Goal of the exercise: Would you repeat every line of the data exactly?

Records for this exercise:
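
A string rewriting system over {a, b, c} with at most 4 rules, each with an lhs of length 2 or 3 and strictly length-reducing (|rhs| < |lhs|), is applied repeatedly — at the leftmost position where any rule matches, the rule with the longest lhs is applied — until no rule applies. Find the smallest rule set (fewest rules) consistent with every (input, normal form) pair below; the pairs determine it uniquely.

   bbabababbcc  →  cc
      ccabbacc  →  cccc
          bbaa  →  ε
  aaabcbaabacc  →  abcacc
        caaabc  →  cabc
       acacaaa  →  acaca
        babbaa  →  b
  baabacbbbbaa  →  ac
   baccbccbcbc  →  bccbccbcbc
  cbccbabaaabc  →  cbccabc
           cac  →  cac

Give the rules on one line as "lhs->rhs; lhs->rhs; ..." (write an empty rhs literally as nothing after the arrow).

aa->; ba->b; bb->

  | bbabababbcc => abababbcc => abbabbcc => aabbcc => bbcc => cc
  | ccabbacc => ccaacc => cccc
  | bbaa => aa => ε
  | aaabcbaabacc => abcbaabacc => abcbabacc => abcbbacc => abcacc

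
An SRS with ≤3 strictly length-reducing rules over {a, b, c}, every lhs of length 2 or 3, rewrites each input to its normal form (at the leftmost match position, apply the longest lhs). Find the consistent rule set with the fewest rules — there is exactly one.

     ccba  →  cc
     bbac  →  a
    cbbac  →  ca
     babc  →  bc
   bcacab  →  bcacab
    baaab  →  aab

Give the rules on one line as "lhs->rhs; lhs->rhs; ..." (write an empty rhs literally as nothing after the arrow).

  | ccba => cc
  | bbac => baa => a
  | cbbac => cbaa => ca
  | babc => bc

ba->; bac->aa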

Result of this task:
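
A string rewriting system over {a, b, c} with at most 4 rules, each with an lhs of length 2 or 3 and strictly length-reducing (|rhs| < |lhs|), is applied repeatedly — at the leftmost position where any rule matches, the rule with the longest lhs is applied — until no rule applies. Find the smallest rule set (fewest rules) consistent with every (input, normal form) pair below; the pairs determine it uniquely.

   bbabababbcc  →  cc
      ccabbacc  →  cccc
          bbaa  →  ε
  aaabcbaabacc  →  abcacc
        caaabc  →  cabc
       acacaaa  →  acaca
        babbaa  →  b
  baabacbbbbaa  →  ac
   baccbccbcbc  →  bccbccbcbc
  cbccbabaaabc  →  cbccabc
           cac  →  cac

Give the rules on one line as "lhs->rhs; lhs->rhs; ..." (write an empty rhs literally as nothing after the arrow).

aa->; ba->b; bb->

  | bbabababbcc => abababbcc => abbabbcc => aabbcc => bbcc => cc
  | ccabbacc => ccaacc => cccc
  | bbaa => aa => ε
  | aaabcbaabacc => abcbaabacc => abcbabacc => abcbbacc => abcacc

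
An SRS with ≤3 strictly length-reducing rules over {a, b, c}, every lhs of length 2 or 3, rewrites each input to its normal form (at the leftmost match position, apply the longest lhs). Find the consistent rule set with the fewest rules — there is exactly one.

     ccba  →  cc
     bbac  →  a
    cbbac  →  ca
     babc  →  bc
   bcacab  →  bcacab
    baaab  →  aab

Give the rules on one line as "lhs->rhs; lhs->rhs; ..." (write an empty rhs literally as nothing after the arrow).

  | ccba => cc
  | bbac => baa => a
  | cbbac => cbaa => ca
  | babc => bc

ba->; bac->aa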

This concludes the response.